Start of Exercise material

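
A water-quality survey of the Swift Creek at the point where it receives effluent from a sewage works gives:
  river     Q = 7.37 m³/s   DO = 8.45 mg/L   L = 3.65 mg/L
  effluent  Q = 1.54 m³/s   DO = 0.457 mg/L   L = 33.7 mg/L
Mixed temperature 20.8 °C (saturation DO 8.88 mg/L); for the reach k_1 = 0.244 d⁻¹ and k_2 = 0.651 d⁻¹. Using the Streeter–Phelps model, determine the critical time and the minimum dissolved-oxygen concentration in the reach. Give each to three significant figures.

Mixed DO = (7.37×8.45 + 1.54×0.457)/(7.37+1.54) = 62.98/8.910 = 7.068 mg/L.
Mixed L₀ = (7.37×3.65 + 1.54×33.7)/(8.910) = 78.80/8.910 = 8.844 mg/L.
Initial deficit D₀ = C_s − DO₀ = 8.88 − 7.068 = 1.812 mg/L.
t_c = (1/0.4070) ln[(0.651/0.244)(1 − 1.812×0.4070/(0.244×8.844))] = 2.457 × ln(1.756) = 1.384 d.
D_c = (0.244/0.651) × 8.844 × e^(−0.244×1.384) = 0.3748 × 8.844 × 0.7134 = 2.365 mg/L.
Minimum DO = 8.88 − 2.365 = 6.515 mg/L.

t_c ≈ 1.38 d; minimum DO ≈ 6.52 mg/L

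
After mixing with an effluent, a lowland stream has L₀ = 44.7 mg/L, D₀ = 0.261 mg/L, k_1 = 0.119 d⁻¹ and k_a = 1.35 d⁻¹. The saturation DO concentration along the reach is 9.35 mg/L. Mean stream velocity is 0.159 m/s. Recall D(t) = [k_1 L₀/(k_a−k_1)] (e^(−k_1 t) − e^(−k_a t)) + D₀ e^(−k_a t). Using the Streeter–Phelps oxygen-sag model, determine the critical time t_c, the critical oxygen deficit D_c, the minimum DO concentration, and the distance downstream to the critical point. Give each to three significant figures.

t_c ≈ 1.92 d; D_c ≈ 3.13 mg/L; min DO ≈ 6.22 mg/L; x_c ≈ 26.4 km

t_c = [1/(k_a−k_1)] ln[(k_a/k_1)(1 − D₀(k_a−k_1)/(k_1 L₀))]
= [1/(1.35−0.119)] ln[(1.35/0.119)(1 − 0.261×1.231/(0.119×44.7))]
= (1/1.231) ln[11.34 × 0.9396] = 0.8123 × ln(10.66) = 0.8123 × 2.366 = 1.922 d.
L(t_c) = L₀ e^(−k_1 t_c) = 44.7 × 0.7955 = 35.56 mg/L, and at the critical point k_a D_c = k_1 L, so D_c = (0.119/1.35) × 35.56 = 3.135 mg/L.
Minimum DO = C_s − D_c = 9.35 − 3.135 = 6.215 mg/L.
x_c = v t_c = 0.159 m/s × 1.922 d × 86400 s/d = 26410 m ≈ 26.4 km.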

End of Exercise material

- Activity: Return, unchanged, the run of lines above that opens with the line containing "L = 3.65 mg/L" and closes with the line containing "L = 33.7 mg/L". Include both.

- Completed task:
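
  river     Q = 7.37 m³/s   DO = 8.45 mg/L   L = 3.65 mg/L
  effluent  Q = 1.54 m³/s   DO = 0.457 mg/L   L = 33.7 mg/L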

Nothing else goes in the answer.